■ **INSTRUCTIONS FOR THE TASK**
Restate the entries word for word, omitting nothing.

■ **PROVIDED DATA**
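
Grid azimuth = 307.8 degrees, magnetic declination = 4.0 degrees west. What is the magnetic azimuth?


magnetic azimuth = grid azimuth - declination (east +ve)
mag_az = 307.8 - -4.0 = 311.8 degrees

311.8 degrees


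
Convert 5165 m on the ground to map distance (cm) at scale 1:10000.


map_cm = 5165 * 100 / 10000 = 51.65 cm

51.65 cm


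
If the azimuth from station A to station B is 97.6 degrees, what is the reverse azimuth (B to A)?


back azimuth = (97.6 + 180) mod 360 = 277.6 degrees

277.6 degrees


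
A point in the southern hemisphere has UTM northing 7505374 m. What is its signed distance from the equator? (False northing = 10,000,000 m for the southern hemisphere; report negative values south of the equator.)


For southern: actual = 7505374 - 10000000 = -2494626 m

-2494626 m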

■ **EXERCISE ANSWER**
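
Grid azimuth = 307.8 degrees, magnetic declination = 4.0 degrees west. What is the magnetic azimuth?


magnetic azimuth = grid azimuth - declination (east +ve)
mag_az = 307.8 - -4.0 = 311.8 degrees

311.8 degrees


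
Convert 5165 m on the ground to map distance (cm) at scale 1:10000.


map_cm = 5165 * 100 / 10000 = 51.65 cm

51.65 cm


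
If the azimuth from station A to station B is 97.6 degrees, what is the reverse azimuth (B to A)?


back azimuth = (97.6 + 180) mod 360 = 277.6 degrees

277.6 degrees


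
A point in the southern hemisphere has UTM northing 7505374 m. What is its signed distance from the equator? (False northing = 10,000,000 m for the southern hemisphere; report negative values south of the equator.)


For southern: actual = 7505374 - 10000000 = -2494626 m

-2494626 m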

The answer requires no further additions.